# Task details
Restate each of the lines given below, word for word.

# Record extracts
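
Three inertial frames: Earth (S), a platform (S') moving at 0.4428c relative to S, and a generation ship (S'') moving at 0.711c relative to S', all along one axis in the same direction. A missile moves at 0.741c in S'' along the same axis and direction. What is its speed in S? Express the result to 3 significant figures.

0.981c

Apply u = (u'+v)/(1+u'v) twice. Missile in the platform frame: (0.741+0.711)/(1+0.741·0.711) = 1.452/1.526851 = 0.95098c.
That velocity, transformed to the rest frame of Earth: (0.95098+0.4428)/(1+0.95098·0.4428) = 1.39378/1.421093944 = 0.98078c.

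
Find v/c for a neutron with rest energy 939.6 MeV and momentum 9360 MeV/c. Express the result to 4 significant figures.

0.9950

pc/(mc²) = 9360/939.6 = 9.9617 = βγ = β/√(1−β²).
So β² = x²/(1 + x²) with x = 9.9617: x² = 99.2355, β² = 99.2355/100.2355 = 0.990023, β = 0.9950.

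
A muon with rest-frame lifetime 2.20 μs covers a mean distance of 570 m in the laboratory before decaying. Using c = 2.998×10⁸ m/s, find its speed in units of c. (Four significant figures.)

0.6539c

Let x = d/(cτ) = 570.0 m / (2.998×10⁸ m/s × 2.200×10^-6 s) = 0.86421. Since d = βγcτ, x = βγ = β/√(1−β²).
Solving: β² = x²/(1+x²) = 0.746859/1.746859 = 0.427544, so β = 0.6539.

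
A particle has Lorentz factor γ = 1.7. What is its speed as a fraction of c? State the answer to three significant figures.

β = √(1 − 1/γ²) = √(1 − 1/2.89) = √0.653979 = 0.809.

0.809c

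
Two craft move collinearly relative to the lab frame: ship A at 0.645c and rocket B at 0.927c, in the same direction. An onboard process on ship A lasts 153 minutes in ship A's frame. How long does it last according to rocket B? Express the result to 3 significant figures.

Transform ship A's velocity into rocket B's frame: (0.645 − 0.927)/(1 − 0.645·0.927) = −0.282/0.402085, so the relative speed is 0.70134c.
γ for this relative speed: γ = 1/√(1 − 0.491878) = 1.4029.
Ship A's interval is proper; time dilation gives Δt_B = γΔτ = 1.4029 × 153 minutes = 215 minutes.

215 minutes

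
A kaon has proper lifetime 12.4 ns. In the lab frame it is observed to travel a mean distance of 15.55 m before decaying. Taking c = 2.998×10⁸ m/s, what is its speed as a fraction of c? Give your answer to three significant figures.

Lab distance = (lab lifetime)·v = γτ·βc, so βγ = d/(cτ) = 15.55/(2.998×10⁸ × 1.240×10^-8) = 4.1829.
With βγ = 4.1829: γ² = 1 + (βγ)² = 18.4967, and β = (βγ)/γ = 4.1829/4.30078 = 0.973.

0.973c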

# Written reply
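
Three inertial frames: Earth (S), a platform (S') moving at 0.4428c relative to S, and a generation ship (S'') moving at 0.711c relative to S', all along one axis in the same direction. A missile moves at 0.741c in S'' along the same axis and direction. What is its speed in S? Express the result to 3 significant figures.

0.981c

Apply u = (u'+v)/(1+u'v) twice. Missile in the platform frame: (0.741+0.711)/(1+0.741·0.711) = 1.452/1.526851 = 0.95098c.
That velocity, transformed to the rest frame of Earth: (0.95098+0.4428)/(1+0.95098·0.4428) = 1.39378/1.421093944 = 0.98078c.

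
Find v/c for a neutron with rest energy 939.6 MeV and momentum 9360 MeV/c. Express the result to 4 significant figures.

0.9950

pc/(mc²) = 9360/939.6 = 9.9617 = βγ = β/√(1−β²).
So β² = x²/(1 + x²) with x = 9.9617: x² = 99.2355, β² = 99.2355/100.2355 = 0.990023, β = 0.9950.

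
A muon with rest-frame lifetime 2.20 μs covers a mean distance of 570 m in the laboratory before decaying. Using c = 2.998×10⁸ m/s, find its speed in units of c. (Four significant figures.)

0.6539c

Let x = d/(cτ) = 570.0 m / (2.998×10⁸ m/s × 2.200×10^-6 s) = 0.86421. Since d = βγcτ, x = βγ = β/√(1−β²).
Solving: β² = x²/(1+x²) = 0.746859/1.746859 = 0.427544, so β = 0.6539.

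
A particle has Lorentz factor γ = 1.7. What is its speed as a fraction of c? State the answer to three significant figures.

β = √(1 − 1/γ²) = √(1 − 1/2.89) = √0.653979 = 0.809.

0.809c

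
Two craft move collinearly relative to the lab frame: ship A at 0.645c and rocket B at 0.927c, in the same direction. An onboard process on ship A lasts 153 minutes in ship A's frame. How long does it last according to rocket B? Express the result to 3 significant figures.

Transform ship A's velocity into rocket B's frame: (0.645 − 0.927)/(1 − 0.645·0.927) = −0.282/0.402085, so the relative speed is 0.70134c.
γ for this relative speed: γ = 1/√(1 − 0.491878) = 1.4029.
Ship A's interval is proper; time dilation gives Δt_B = γΔτ = 1.4029 × 153 minutes = 215 minutes.

215 minutes

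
A kaon has proper lifetime 12.4 ns. In the lab frame it is observed to travel a mean distance of 15.55 m before decaying. Taking c = 2.998×10⁸ m/s, what is its speed as a fraction of c? Give your answer to three significant figures.

Lab distance = (lab lifetime)·v = γτ·βc, so βγ = d/(cτ) = 15.55/(2.998×10⁸ × 1.240×10^-8) = 4.1829.
With βγ = 4.1829: γ² = 1 + (βγ)² = 18.4967, and β = (βγ)/γ = 4.1829/4.30078 = 0.973.

0.973c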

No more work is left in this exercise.